Dataset
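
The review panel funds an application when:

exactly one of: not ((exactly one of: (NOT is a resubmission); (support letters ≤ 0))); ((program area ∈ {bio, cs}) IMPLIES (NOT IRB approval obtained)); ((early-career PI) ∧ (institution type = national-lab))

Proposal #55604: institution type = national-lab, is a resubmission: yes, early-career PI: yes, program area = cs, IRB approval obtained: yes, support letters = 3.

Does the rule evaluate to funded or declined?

Atomic conditions:
  NOT is a resubmission: yes → false
  support letters ≤ 0: 3 ≤ 0 is false
  program area ∈ {bio, cs}: cs is in the set → true
  NOT IRB approval obtained: yes → false
  early-career PI: yes → true
  institution type = national-lab: national-lab == national-lab is true
Combine:
[1.1] exactly-one(false, false) = false
[1] NOT false = true
[2] true → false = false
[3] true AND true = true
[root] exactly-one(true, false, true) = false
Overall: false → declined

Declined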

The task
The answer must consist of all the entries, copied exactly.

Written answer
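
The review panel funds an application when:

exactly one of: not ((exactly one of: (NOT is a resubmission); (support letters ≤ 0))); ((program area ∈ {bio, cs}) IMPLIES (NOT IRB approval obtained)); ((early-career PI) ∧ (institution type = national-lab))

Proposal #55604: institution type = national-lab, is a resubmission: yes, early-career PI: yes, program area = cs, IRB approval obtained: yes, support letters = 3.

Does the rule evaluate to funded or declined?

Atomic conditions:
  NOT is a resubmission: yes → false
  support letters ≤ 0: 3 ≤ 0 is false
  program area ∈ {bio, cs}: cs is in the set → true
  NOT IRB approval obtained: yes → false
  early-career PI: yes → true
  institution type = national-lab: national-lab == national-lab is true
Combine:
[1.1] exactly-one(false, false) = false
[1] NOT false = true
[2] true → false = false
[3] true AND true = true
[root] exactly-one(true, false, true) = false
Overall: false → declined

Declined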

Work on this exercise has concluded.